→ **WORK TO BE COMPLETED**: Below are the records; retype each one exactly.

→ **RECORDS SUPPLIED**:
• • • •

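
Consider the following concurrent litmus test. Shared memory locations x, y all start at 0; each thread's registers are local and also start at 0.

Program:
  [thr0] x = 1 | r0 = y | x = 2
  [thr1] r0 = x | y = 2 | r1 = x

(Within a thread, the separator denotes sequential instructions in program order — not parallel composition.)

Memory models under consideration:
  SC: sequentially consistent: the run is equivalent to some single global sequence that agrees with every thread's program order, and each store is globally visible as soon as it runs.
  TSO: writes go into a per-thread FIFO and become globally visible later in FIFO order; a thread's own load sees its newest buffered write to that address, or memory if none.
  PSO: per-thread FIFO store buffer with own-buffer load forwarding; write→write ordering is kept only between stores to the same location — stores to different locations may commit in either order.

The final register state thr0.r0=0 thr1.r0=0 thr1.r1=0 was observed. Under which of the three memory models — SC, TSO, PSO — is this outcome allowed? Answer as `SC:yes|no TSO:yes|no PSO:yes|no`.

SC:no TSO:yes PSO:yes

outcome vector order: (thr0.r0,thr1.r0,thr1.r1)
under SC → 0/0/1 0/0/2 0/1/1 0/1/2 0/2/2 2/0/0 2/0/1 2/0/2 2/1/1 2/1/2
under TSO → 0/0/0 0/0/1 0/0/2 0/1/1 0/1/2 0/2/2 2/0/0 2/0/1 2/0/2 2/1/1 2/1/2
under PSO → 0/0/0 0/0/1 0/0/2 0/1/1 0/1/2 0/2/2 2/0/0 2/0/1 2/0/2 2/1/1 2/1/2
target 0/0/0 ∈ {TSO,PSO}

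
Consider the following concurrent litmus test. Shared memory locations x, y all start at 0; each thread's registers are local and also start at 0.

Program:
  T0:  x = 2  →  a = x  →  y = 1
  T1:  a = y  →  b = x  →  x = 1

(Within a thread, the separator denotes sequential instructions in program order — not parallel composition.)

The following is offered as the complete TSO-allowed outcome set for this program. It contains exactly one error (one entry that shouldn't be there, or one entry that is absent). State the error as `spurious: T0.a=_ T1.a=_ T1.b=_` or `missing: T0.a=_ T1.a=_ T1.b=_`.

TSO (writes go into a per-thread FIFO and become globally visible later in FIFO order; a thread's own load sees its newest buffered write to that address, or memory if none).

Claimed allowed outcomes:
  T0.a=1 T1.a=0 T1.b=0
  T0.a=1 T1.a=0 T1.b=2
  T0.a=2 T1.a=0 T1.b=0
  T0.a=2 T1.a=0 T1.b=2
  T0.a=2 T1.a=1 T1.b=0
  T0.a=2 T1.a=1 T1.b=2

spurious: T0.a=2 T1.a=1 T1.b=0

outcome vector order: (T0.a,T1.a,T1.b)
[TSO] allowed = {1/0/0; 1/0/2; 2/0/0; 2/0/2; 2/1/2}
claimed∖TSO = {2/1/0}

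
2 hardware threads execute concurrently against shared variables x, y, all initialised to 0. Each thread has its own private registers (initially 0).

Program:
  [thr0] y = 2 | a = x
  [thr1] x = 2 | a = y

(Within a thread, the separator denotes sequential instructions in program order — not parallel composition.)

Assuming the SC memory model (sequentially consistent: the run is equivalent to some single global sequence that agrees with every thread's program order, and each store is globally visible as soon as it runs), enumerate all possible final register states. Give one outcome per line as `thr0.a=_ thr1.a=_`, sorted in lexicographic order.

thr0.a=0 thr1.a=2
thr0.a=2 thr1.a=0
thr0.a=2 thr1.a=2

outcome vector order: (thr0.a,thr1.a)
|SC outcomes| = 3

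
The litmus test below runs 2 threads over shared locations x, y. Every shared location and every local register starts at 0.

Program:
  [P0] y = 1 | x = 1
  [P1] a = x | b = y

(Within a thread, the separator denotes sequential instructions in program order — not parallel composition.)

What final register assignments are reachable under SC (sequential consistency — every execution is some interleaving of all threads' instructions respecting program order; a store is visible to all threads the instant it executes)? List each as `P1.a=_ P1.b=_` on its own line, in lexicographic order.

outcome vector order: (P1.a,P1.b)
|SC outcomes| = 3

P1.a=0 P1.b=0
P1.a=0 P1.b=1
P1.a=1 P1.b=1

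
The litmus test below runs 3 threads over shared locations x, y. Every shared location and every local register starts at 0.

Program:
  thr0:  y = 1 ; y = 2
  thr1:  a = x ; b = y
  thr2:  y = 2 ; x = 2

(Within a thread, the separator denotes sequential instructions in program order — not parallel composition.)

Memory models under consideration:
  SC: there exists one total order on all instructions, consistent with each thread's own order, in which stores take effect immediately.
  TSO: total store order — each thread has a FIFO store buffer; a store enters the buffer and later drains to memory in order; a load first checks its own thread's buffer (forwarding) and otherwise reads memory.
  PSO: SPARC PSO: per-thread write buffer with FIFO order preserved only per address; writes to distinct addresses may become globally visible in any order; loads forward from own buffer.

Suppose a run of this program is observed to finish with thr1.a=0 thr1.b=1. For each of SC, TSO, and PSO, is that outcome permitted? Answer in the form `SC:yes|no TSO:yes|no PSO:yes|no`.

outcome vector order: (thr1.a,thr1.b)
SC: 5 outcomes — {0/0; 0/1; 0/2; 2/1; 2/2}
TSO: 5 outcomes — {0/0; 0/1; 0/2; 2/1; 2/2}
PSO: 6 outcomes — {0/0; 0/1; 0/2; 2/0; 2/1; 2/2}
target 0/1 ∈ {SC,TSO,PSO}

SC:yes TSO:yes PSO:yes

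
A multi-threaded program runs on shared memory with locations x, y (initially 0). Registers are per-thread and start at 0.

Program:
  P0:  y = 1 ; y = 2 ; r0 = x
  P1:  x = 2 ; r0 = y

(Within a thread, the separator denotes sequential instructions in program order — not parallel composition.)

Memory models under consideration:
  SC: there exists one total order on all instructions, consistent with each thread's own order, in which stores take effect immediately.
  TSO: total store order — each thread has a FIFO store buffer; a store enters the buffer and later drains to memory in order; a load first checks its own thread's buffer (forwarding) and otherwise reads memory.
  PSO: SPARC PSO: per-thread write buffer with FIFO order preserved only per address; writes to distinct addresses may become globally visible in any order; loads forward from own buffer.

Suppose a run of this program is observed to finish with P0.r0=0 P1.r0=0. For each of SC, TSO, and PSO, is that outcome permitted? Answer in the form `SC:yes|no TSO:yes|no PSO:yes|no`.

SC:no TSO:yes PSO:yes

outcome vector order: (P0.r0,P1.r0)
SC: 4 outcomes — {0/2 2/0 2/1 2/2}
TSO: 6 outcomes — {0/0 0/1 0/2 2/0 2/1 2/2}
PSO: 6 outcomes — {0/0 0/1 0/2 2/0 2/1 2/2}
target 0/0 ∈ {TSO,PSO}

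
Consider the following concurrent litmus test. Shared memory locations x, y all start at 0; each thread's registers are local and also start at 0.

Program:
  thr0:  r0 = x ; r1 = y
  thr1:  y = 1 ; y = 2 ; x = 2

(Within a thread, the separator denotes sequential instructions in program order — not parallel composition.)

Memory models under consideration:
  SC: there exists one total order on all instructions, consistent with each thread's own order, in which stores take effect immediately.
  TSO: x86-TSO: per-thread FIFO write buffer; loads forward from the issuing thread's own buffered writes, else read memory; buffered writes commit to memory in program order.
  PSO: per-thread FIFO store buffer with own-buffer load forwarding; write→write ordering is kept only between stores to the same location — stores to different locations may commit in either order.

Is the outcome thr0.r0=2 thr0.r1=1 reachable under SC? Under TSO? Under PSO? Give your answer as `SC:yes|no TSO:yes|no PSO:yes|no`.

outcome vector order: (thr0.r0,thr0.r1)
[SC] allowed = {0/0 0/1 0/2 2/2}
[TSO] allowed = {0/0 0/1 0/2 2/2}
[PSO] allowed = {0/0 0/1 0/2 2/0 2/1 2/2}
target 2/1 ∈ {PSO}

SC:no TSO:no PSO:yes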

• • • •

→ **RESPONSE**:
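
Consider the following concurrent litmus test. Shared memory locations x, y all start at 0; each thread's registers are local and also start at 0.

Program:
  [thr0] x = 1 | r0 = y | x = 2
  [thr1] r0 = x | y = 2 | r1 = x

(Within a thread, the separator denotes sequential instructions in program order — not parallel composition.)

Memory models under consideration:
  SC: sequentially consistent: the run is equivalent to some single global sequence that agrees with every thread's program order, and each store is globally visible as soon as it runs.
  TSO: writes go into a per-thread FIFO and become globally visible later in FIFO order; a thread's own load sees its newest buffered write to that address, or memory if none.
  PSO: per-thread FIFO store buffer with own-buffer load forwarding; write→write ordering is kept only between stores to the same location — stores to different locations may commit in either order.

The final register state thr0.r0=0 thr1.r0=0 thr1.r1=0 was observed. Under which of the three memory models — SC, TSO, PSO — is this outcome allowed? Answer as `SC:yes|no TSO:yes|no PSO:yes|no`.

SC:no TSO:yes PSO:yes

outcome vector order: (thr0.r0,thr1.r0,thr1.r1)
under SC → 0/0/1 0/0/2 0/1/1 0/1/2 0/2/2 2/0/0 2/0/1 2/0/2 2/1/1 2/1/2
under TSO → 0/0/0 0/0/1 0/0/2 0/1/1 0/1/2 0/2/2 2/0/0 2/0/1 2/0/2 2/1/1 2/1/2
under PSO → 0/0/0 0/0/1 0/0/2 0/1/1 0/1/2 0/2/2 2/0/0 2/0/1 2/0/2 2/1/1 2/1/2
target 0/0/0 ∈ {TSO,PSO}

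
Consider the following concurrent litmus test. Shared memory locations x, y all start at 0; each thread's registers are local and also start at 0.

Program:
  T0:  x = 2  →  a = x  →  y = 1
  T1:  a = y  →  b = x  →  x = 1

(Within a thread, the separator denotes sequential instructions in program order — not parallel composition.)

The following is offered as the complete TSO-allowed outcome set for this program. It contains exactly one error (one entry that shouldn't be there, or one entry that is absent). State the error as `spurious: T0.a=_ T1.a=_ T1.b=_` or `missing: T0.a=_ T1.a=_ T1.b=_`.

TSO (writes go into a per-thread FIFO and become globally visible later in FIFO order; a thread's own load sees its newest buffered write to that address, or memory if none).

Claimed allowed outcomes:
  T0.a=1 T1.a=0 T1.b=0
  T0.a=1 T1.a=0 T1.b=2
  T0.a=2 T1.a=0 T1.b=0
  T0.a=2 T1.a=0 T1.b=2
  T0.a=2 T1.a=1 T1.b=0
  T0.a=2 T1.a=1 T1.b=2

spurious: T0.a=2 T1.a=1 T1.b=0

outcome vector order: (T0.a,T1.a,T1.b)
[TSO] allowed = {1/0/0; 1/0/2; 2/0/0; 2/0/2; 2/1/2}
claimed∖TSO = {2/1/0}

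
2 hardware threads execute concurrently against shared variables x, y, all initialised to 0. Each thread has its own private registers (initially 0).

Program:
  [thr0] y = 2 | a = x
  [thr1] x = 2 | a = y

(Within a thread, the separator denotes sequential instructions in program order — not parallel composition.)

Assuming the SC memory model (sequentially consistent: the run is equivalent to some single global sequence that agrees with every thread's program order, and each store is globally visible as soon as it runs), enumerate all possible final register states. Give one outcome per line as `thr0.a=_ thr1.a=_`, sorted in lexicographic order.

thr0.a=0 thr1.a=2
thr0.a=2 thr1.a=0
thr0.a=2 thr1.a=2

outcome vector order: (thr0.a,thr1.a)
|SC outcomes| = 3

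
The litmus test below runs 2 threads over shared locations x, y. Every shared location and every local register starts at 0.

Program:
  [P0] y = 1 | x = 1
  [P1] a = x | b = y

(Within a thread, the separator denotes sequential instructions in program order — not parallel composition.)

What final register assignments are reachable under SC (sequential consistency — every execution is some interleaving of all threads' instructions respecting program order; a store is visible to all threads the instant it executes)? List each as `P1.a=_ P1.b=_` on its own line, in lexicographic order.

outcome vector order: (P1.a,P1.b)
|SC outcomes| = 3

P1.a=0 P1.b=0
P1.a=0 P1.b=1
P1.a=1 P1.b=1

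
The litmus test below runs 3 threads over shared locations x, y. Every shared location and every local register starts at 0.

Program:
  thr0:  y = 1 ; y = 2
  thr1:  a = x ; b = y
  thr2:  y = 2 ; x = 2

(Within a thread, the separator denotes sequential instructions in program order — not parallel composition.)

Memory models under consideration:
  SC: there exists one total order on all instructions, consistent with each thread's own order, in which stores take effect immediately.
  TSO: total store order — each thread has a FIFO store buffer; a store enters the buffer and later drains to memory in order; a load first checks its own thread's buffer (forwarding) and otherwise reads memory.
  PSO: SPARC PSO: per-thread write buffer with FIFO order preserved only per address; writes to distinct addresses may become globally visible in any order; loads forward from own buffer.

Suppose a run of this program is observed to finish with thr1.a=0 thr1.b=1. For each of SC, TSO, and PSO, is that outcome permitted? Answer in the form `SC:yes|no TSO:yes|no PSO:yes|no`.

outcome vector order: (thr1.a,thr1.b)
SC: 5 outcomes — {0/0; 0/1; 0/2; 2/1; 2/2}
TSO: 5 outcomes — {0/0; 0/1; 0/2; 2/1; 2/2}
PSO: 6 outcomes — {0/0; 0/1; 0/2; 2/0; 2/1; 2/2}
target 0/1 ∈ {SC,TSO,PSO}

SC:yes TSO:yes PSO:yes

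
A multi-threaded program runs on shared memory with locations x, y (initially 0). Registers are per-thread and start at 0.

Program:
  P0:  y = 1 ; y = 2 ; r0 = x
  P1:  x = 2 ; r0 = y

(Within a thread, the separator denotes sequential instructions in program order — not parallel composition.)

Memory models under consideration:
  SC: there exists one total order on all instructions, consistent with each thread's own order, in which stores take effect immediately.
  TSO: total store order — each thread has a FIFO store buffer; a store enters the buffer and later drains to memory in order; a load first checks its own thread's buffer (forwarding) and otherwise reads memory.
  PSO: SPARC PSO: per-thread write buffer with FIFO order preserved only per address; writes to distinct addresses may become globally visible in any order; loads forward from own buffer.

Suppose a run of this program is observed to finish with P0.r0=0 P1.r0=0. For each of SC, TSO, and PSO, is that outcome permitted? Answer in the form `SC:yes|no TSO:yes|no PSO:yes|no`.

SC:no TSO:yes PSO:yes

outcome vector order: (P0.r0,P1.r0)
SC: 4 outcomes — {0/2 2/0 2/1 2/2}
TSO: 6 outcomes — {0/0 0/1 0/2 2/0 2/1 2/2}
PSO: 6 outcomes — {0/0 0/1 0/2 2/0 2/1 2/2}
target 0/0 ∈ {TSO,PSO}

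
Consider the following concurrent litmus test. Shared memory locations x, y all start at 0; each thread's registers are local and also start at 0.

Program:
  thr0:  r0 = x ; r1 = y
  thr1:  y = 1 ; y = 2 ; x = 2

(Within a thread, the separator denotes sequential instructions in program order — not parallel composition.)

Memory models under consideration:
  SC: there exists one total order on all instructions, consistent with each thread's own order, in which stores take effect immediately.
  TSO: x86-TSO: per-thread FIFO write buffer; loads forward from the issuing thread's own buffered writes, else read memory; buffered writes commit to memory in program order.
  PSO: per-thread FIFO store buffer with own-buffer load forwarding; write→write ordering is kept only between stores to the same location — stores to different locations may commit in either order.

Is the outcome thr0.r0=2 thr0.r1=1 reachable under SC? Under TSO? Under PSO? Give your answer as `SC:yes|no TSO:yes|no PSO:yes|no`.

outcome vector order: (thr0.r0,thr0.r1)
[SC] allowed = {0/0 0/1 0/2 2/2}
[TSO] allowed = {0/0 0/1 0/2 2/2}
[PSO] allowed = {0/0 0/1 0/2 2/0 2/1 2/2}
target 2/1 ∈ {PSO}

SC:no TSO:no PSO:yes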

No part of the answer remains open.